= Task to carry out =
The entries are to be output in full, word for word.

= Given information =

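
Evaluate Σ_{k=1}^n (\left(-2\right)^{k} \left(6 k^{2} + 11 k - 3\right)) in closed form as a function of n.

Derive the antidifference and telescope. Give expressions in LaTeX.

S(n) = 2 \left(-2\right)^{n} n \left(2 n + 5\right)

The ratio is 2*(-6*k**2 - 23*k - 14)/(6*k**2 + 11*k - 3).
Take A(k)=-2, B(k)=1, C(k)=k**2 + 11*k/6 - 1/2.
Set up (-2)·f(k+1) − (1)·f(k) − (k**2 + 11*k/6 - 1/2) = 0.
deg f ≤ 2 (via 0,0,2).
Solve for f: f(k) = -(k - 1)*(2*k + 3)/6 (degree 2 ≤ 2).
R(k) = B(k−1)·f(k)/C(k) = -(k - 1)*(2*k + 3)/(6*k**2 + 11*k - 3); s_k = R·t_k = (-2)**k*(-2*k**2 - k + 3).
Check: Δs_k = (-2)**k*(6*k**2 + 11*k - 3). ✓
Telescope: S(n) = s_(n+1) − s_(1) = 2*(-2)**n*n*(2*n + 5) − (0) = 2*(-2)**n*n*(2*n + 5).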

= Your response =
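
Evaluate Σ_{k=1}^n (\left(-2\right)^{k} \left(6 k^{2} + 11 k - 3\right)) in closed form as a function of n.

Derive the antidifference and telescope. Give expressions in LaTeX.

S(n) = 2 \left(-2\right)^{n} n \left(2 n + 5\right)

The ratio is 2*(-6*k**2 - 23*k - 14)/(6*k**2 + 11*k - 3).
Take A(k)=-2, B(k)=1, C(k)=k**2 + 11*k/6 - 1/2.
Set up (-2)·f(k+1) − (1)·f(k) − (k**2 + 11*k/6 - 1/2) = 0.
deg f ≤ 2 (via 0,0,2).
Solve for f: f(k) = -(k - 1)*(2*k + 3)/6 (degree 2 ≤ 2).
R(k) = B(k−1)·f(k)/C(k) = -(k - 1)*(2*k + 3)/(6*k**2 + 11*k - 3); s_k = R·t_k = (-2)**k*(-2*k**2 - k + 3).
Check: Δs_k = (-2)**k*(6*k**2 + 11*k - 3). ✓
Telescope: S(n) = s_(n+1) − s_(1) = 2*(-2)**n*n*(2*n + 5) − (0) = 2*(-2)**n*n*(2*n + 5).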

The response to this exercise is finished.